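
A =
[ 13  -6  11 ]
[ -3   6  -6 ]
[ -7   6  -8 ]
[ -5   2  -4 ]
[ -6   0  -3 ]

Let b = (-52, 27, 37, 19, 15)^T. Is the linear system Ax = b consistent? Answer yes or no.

Row reduce the augmented matrix [A | b].
R2 ← R2 + (3/13)·R1: [0, 60/13, -45/13, 15]
R3 ← R3 + (7/13)·R1: [0, 36/13, -27/13, 9]
R4 ← R4 + (5/13)·R1: [0, -4/13, 3/13, -1]
R5 ← R5 + (6/13)·R1: [0, -36/13, 27/13, -9]
R3 ← R3 − (3/5)·R2: [0, 0, 0, 0]
R4 ← R4 + (1/15)·R2: [0, 0, 0, 0]
R5 ← R5 + (3/5)·R2: [0, 0, 0, 0]
The echelon form has 2 nonzero rows, and every pivot lies in the first 3 columns, so rank(A) = rank([A|b]) = 2.
The system is consistent.

yes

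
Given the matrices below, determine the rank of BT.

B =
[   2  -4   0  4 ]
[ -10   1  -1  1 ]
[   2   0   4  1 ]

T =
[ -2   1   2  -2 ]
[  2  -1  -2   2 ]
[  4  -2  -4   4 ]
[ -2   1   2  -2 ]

1

First compute BT:
[[-20,  10,  20, -20],
 [ 16,  -8, -16,  16],
 [ 10,  -5, -10,  10]]
Now row reduce the product.
R2 ← R2 + (4/5)·R1: [0, 0, 0, 0]
R3 ← R3 + (1/2)·R1: [0, 0, 0, 0]
1 nonzero row, so rank(BT) = 1.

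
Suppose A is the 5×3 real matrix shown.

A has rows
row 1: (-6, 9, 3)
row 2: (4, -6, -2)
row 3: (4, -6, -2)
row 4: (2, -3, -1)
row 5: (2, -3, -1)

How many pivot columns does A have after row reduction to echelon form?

1

Row reduce to echelon form.
R2 ← R2 + (2/3)·R1: [0, 0, 0]
R3 ← R3 + (2/3)·R1: [0, 0, 0]
R4 ← R4 + (1/3)·R1: [0, 0, 0]
R5 ← R5 + (1/3)·R1: [0, 0, 0]
Echelon form has 1 nonzero row, so rank(A) = 1.
Each nonzero row contributes one pivot column: 1 pivot columns.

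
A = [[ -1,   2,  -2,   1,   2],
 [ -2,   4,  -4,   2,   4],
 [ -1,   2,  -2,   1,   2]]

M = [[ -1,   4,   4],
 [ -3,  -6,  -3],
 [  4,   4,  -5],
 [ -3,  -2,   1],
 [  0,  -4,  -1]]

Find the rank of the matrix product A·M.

1

First compute AM:
[[-16, -34,  -1],
 [-32, -68,  -2],
 [-16, -34,  -1]]
Now row reduce the product.
R2 ← R2 − (2)·R1: [0, 0, 0]
R3 ← R3 − R1: [0, 0, 0]
1 nonzero row, so rank(AM) = 1.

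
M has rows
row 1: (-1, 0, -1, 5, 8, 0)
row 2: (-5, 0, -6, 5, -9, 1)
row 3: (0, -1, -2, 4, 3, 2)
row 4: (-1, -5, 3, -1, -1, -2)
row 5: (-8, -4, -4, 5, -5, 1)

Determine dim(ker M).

1

Row reduce to echelon form.
R2 ← R2 − (5)·R1: [0, 0, -1, -20, -49, 1]
R4 ← R4 − R1: [0, -5, 4, -6, -9, -2]
R5 ← R5 − (8)·R1: [0, -4, 4, -35, -69, 1]
Swap R2 ↔ R3
R4 ← R4 − (5)·R2: [0, 0, 14, -26, -24, -12]
R5 ← R5 − (4)·R2: [0, 0, 12, -51, -81, -7]
R4 ← R4 + (14)·R3: [0, 0, 0, -306, -710, 2]
R5 ← R5 + (12)·R3: [0, 0, 0, -291, -669, 5]
R5 ← R5 − (97/102)·R4: [0, 0, 0, 0, 316/51, 158/51]
5 nonzero rows, so rank(M) = 5.
M has 6 columns; by rank–nullity, nullity = 6 − 5 = 1.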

::::::::

*Work item*.
Retype all of the material, exactly as written.

*Solution for this task*.
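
A =
[ 13  -6  11 ]
[ -3   6  -6 ]
[ -7   6  -8 ]
[ -5   2  -4 ]
[ -6   0  -3 ]

Let b = (-52, 27, 37, 19, 15)^T. Is the linear system Ax = b consistent? Answer yes or no.

Row reduce the augmented matrix [A | b].
R2 ← R2 + (3/13)·R1: [0, 60/13, -45/13, 15]
R3 ← R3 + (7/13)·R1: [0, 36/13, -27/13, 9]
R4 ← R4 + (5/13)·R1: [0, -4/13, 3/13, -1]
R5 ← R5 + (6/13)·R1: [0, -36/13, 27/13, -9]
R3 ← R3 − (3/5)·R2: [0, 0, 0, 0]
R4 ← R4 + (1/15)·R2: [0, 0, 0, 0]
R5 ← R5 + (3/5)·R2: [0, 0, 0, 0]
The echelon form has 2 nonzero rows, and every pivot lies in the first 3 columns, so rank(A) = rank([A|b]) = 2.
The system is consistent.

yes

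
Given the matrices below, determine the rank of BT.

B =
[   2  -4   0  4 ]
[ -10   1  -1  1 ]
[   2   0   4  1 ]

T =
[ -2   1   2  -2 ]
[  2  -1  -2   2 ]
[  4  -2  -4   4 ]
[ -2   1   2  -2 ]

1

First compute BT:
[[-20,  10,  20, -20],
 [ 16,  -8, -16,  16],
 [ 10,  -5, -10,  10]]
Now row reduce the product.
R2 ← R2 + (4/5)·R1: [0, 0, 0, 0]
R3 ← R3 + (1/2)·R1: [0, 0, 0, 0]
1 nonzero row, so rank(BT) = 1.

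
Suppose A is the 5×3 real matrix shown.

A has rows
row 1: (-6, 9, 3)
row 2: (4, -6, -2)
row 3: (4, -6, -2)
row 4: (2, -3, -1)
row 5: (2, -3, -1)

How many pivot columns does A have after row reduction to echelon form?

1

Row reduce to echelon form.
R2 ← R2 + (2/3)·R1: [0, 0, 0]
R3 ← R3 + (2/3)·R1: [0, 0, 0]
R4 ← R4 + (1/3)·R1: [0, 0, 0]
R5 ← R5 + (1/3)·R1: [0, 0, 0]
Echelon form has 1 nonzero row, so rank(A) = 1.
Each nonzero row contributes one pivot column: 1 pivot columns.

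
A = [[ -1,   2,  -2,   1,   2],
 [ -2,   4,  -4,   2,   4],
 [ -1,   2,  -2,   1,   2]]

M = [[ -1,   4,   4],
 [ -3,  -6,  -3],
 [  4,   4,  -5],
 [ -3,  -2,   1],
 [  0,  -4,  -1]]

Find the rank of the matrix product A·M.

1

First compute AM:
[[-16, -34,  -1],
 [-32, -68,  -2],
 [-16, -34,  -1]]
Now row reduce the product.
R2 ← R2 − (2)·R1: [0, 0, 0]
R3 ← R3 − R1: [0, 0, 0]
1 nonzero row, so rank(AM) = 1.

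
M has rows
row 1: (-1, 0, -1, 5, 8, 0)
row 2: (-5, 0, -6, 5, -9, 1)
row 3: (0, -1, -2, 4, 3, 2)
row 4: (-1, -5, 3, -1, -1, -2)
row 5: (-8, -4, -4, 5, -5, 1)

Determine dim(ker M).

1

Row reduce to echelon form.
R2 ← R2 − (5)·R1: [0, 0, -1, -20, -49, 1]
R4 ← R4 − R1: [0, -5, 4, -6, -9, -2]
R5 ← R5 − (8)·R1: [0, -4, 4, -35, -69, 1]
Swap R2 ↔ R3
R4 ← R4 − (5)·R2: [0, 0, 14, -26, -24, -12]
R5 ← R5 − (4)·R2: [0, 0, 12, -51, -81, -7]
R4 ← R4 + (14)·R3: [0, 0, 0, -306, -710, 2]
R5 ← R5 + (12)·R3: [0, 0, 0, -291, -669, 5]
R5 ← R5 − (97/102)·R4: [0, 0, 0, 0, 316/51, 158/51]
5 nonzero rows, so rank(M) = 5.
M has 6 columns; by rank–nullity, nullity = 6 − 5 = 1.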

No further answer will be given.